▶ **Work required**: Which lines of the entries below run from the one holding "Thermal correction: find" to the one holding "A sensor exhibits", inclusive? Set down exactly those lines and no others.
Start of Data supplied
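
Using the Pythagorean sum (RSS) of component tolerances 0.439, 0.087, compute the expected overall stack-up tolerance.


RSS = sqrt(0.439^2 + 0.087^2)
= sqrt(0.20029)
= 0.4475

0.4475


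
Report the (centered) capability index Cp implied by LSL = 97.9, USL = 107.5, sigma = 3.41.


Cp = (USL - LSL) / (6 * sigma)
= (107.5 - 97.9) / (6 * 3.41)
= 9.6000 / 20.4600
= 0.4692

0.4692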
End of Data supplied
Start of Data supplied
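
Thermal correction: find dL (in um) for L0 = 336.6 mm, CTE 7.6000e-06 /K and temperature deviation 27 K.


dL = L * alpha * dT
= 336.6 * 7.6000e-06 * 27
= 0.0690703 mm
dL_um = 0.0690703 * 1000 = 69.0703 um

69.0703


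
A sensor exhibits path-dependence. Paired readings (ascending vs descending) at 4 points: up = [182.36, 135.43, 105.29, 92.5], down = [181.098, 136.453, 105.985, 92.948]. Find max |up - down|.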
End of Data supplied
▶ **Task result**:
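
Thermal correction: find dL (in um) for L0 = 336.6 mm, CTE 7.6000e-06 /K and temperature deviation 27 K.


dL = L * alpha * dT
= 336.6 * 7.6000e-06 * 27
= 0.0690703 mm
dL_um = 0.0690703 * 1000 = 69.0703 um

69.0703


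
A sensor exhibits path-dependence. Paired readings (ascending vs descending) at 4 points: up = [182.36, 135.43, 105.29, 92.5], down = [181.098, 136.453, 105.985, 92.948]. Find max |up - down|.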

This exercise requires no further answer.